++++ Task data ++++

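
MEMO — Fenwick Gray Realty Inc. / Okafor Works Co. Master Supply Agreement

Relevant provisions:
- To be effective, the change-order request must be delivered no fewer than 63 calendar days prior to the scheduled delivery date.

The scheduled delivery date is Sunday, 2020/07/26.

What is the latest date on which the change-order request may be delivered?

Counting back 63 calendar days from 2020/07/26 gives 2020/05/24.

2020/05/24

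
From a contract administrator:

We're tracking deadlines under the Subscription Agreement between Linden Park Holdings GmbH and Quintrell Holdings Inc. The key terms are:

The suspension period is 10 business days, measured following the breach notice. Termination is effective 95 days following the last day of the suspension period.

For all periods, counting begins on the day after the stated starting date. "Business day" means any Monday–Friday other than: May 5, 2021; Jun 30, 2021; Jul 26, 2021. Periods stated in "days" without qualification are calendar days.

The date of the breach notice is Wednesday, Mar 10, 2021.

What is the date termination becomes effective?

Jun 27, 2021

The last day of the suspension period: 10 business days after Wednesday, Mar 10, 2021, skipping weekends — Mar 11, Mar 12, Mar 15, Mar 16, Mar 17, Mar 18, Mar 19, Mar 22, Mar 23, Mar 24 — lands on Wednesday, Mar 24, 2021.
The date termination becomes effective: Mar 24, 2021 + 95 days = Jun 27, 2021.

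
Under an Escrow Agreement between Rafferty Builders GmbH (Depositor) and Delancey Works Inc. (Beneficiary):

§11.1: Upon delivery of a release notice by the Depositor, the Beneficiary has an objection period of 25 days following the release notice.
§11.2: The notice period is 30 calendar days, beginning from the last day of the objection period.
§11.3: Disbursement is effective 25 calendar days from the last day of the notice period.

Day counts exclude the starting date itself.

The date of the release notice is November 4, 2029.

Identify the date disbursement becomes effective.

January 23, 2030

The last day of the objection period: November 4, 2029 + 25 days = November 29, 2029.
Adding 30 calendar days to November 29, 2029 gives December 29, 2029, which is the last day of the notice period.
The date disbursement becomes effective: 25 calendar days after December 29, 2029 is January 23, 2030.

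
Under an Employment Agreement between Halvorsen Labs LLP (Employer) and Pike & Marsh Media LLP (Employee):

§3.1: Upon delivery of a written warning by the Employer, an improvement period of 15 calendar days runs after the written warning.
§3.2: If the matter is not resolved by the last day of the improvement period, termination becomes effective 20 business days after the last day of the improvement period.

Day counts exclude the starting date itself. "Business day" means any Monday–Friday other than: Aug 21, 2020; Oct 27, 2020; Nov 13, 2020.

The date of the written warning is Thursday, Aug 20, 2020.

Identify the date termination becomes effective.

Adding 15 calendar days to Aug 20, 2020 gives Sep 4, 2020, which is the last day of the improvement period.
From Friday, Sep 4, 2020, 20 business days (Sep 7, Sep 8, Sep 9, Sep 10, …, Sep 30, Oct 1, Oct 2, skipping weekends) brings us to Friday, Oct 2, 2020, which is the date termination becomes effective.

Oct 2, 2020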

++++

- _Exercise objective_
Your answer must hold the line containing "Identify the date disbursement" and all lines after it in the entries above, exactly, and nothing else.

- _Task result_
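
Identify the date disbursement becomes effective.

January 23, 2030

The last day of the objection period: November 4, 2029 + 25 days = November 29, 2029.
Adding 30 calendar days to November 29, 2029 gives December 29, 2029, which is the last day of the notice period.
The date disbursement becomes effective: 25 calendar days after December 29, 2029 is January 23, 2030.

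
Under an Employment Agreement between Halvorsen Labs LLP (Employer) and Pike & Marsh Media LLP (Employee):

§3.1: Upon delivery of a written warning by the Employer, an improvement period of 15 calendar days runs after the written warning.
§3.2: If the matter is not resolved by the last day of the improvement period, termination becomes effective 20 business days after the last day of the improvement period.

Day counts exclude the starting date itself. "Business day" means any Monday–Friday other than: Aug 21, 2020; Oct 27, 2020; Nov 13, 2020.

The date of the written warning is Thursday, Aug 20, 2020.

Identify the date termination becomes effective.

Adding 15 calendar days to Aug 20, 2020 gives Sep 4, 2020, which is the last day of the improvement period.
From Friday, Sep 4, 2020, 20 business days (Sep 7, Sep 8, Sep 9, Sep 10, …, Sep 30, Oct 1, Oct 2, skipping weekends) brings us to Friday, Oct 2, 2020, which is the date termination becomes effective.

Oct 2, 2020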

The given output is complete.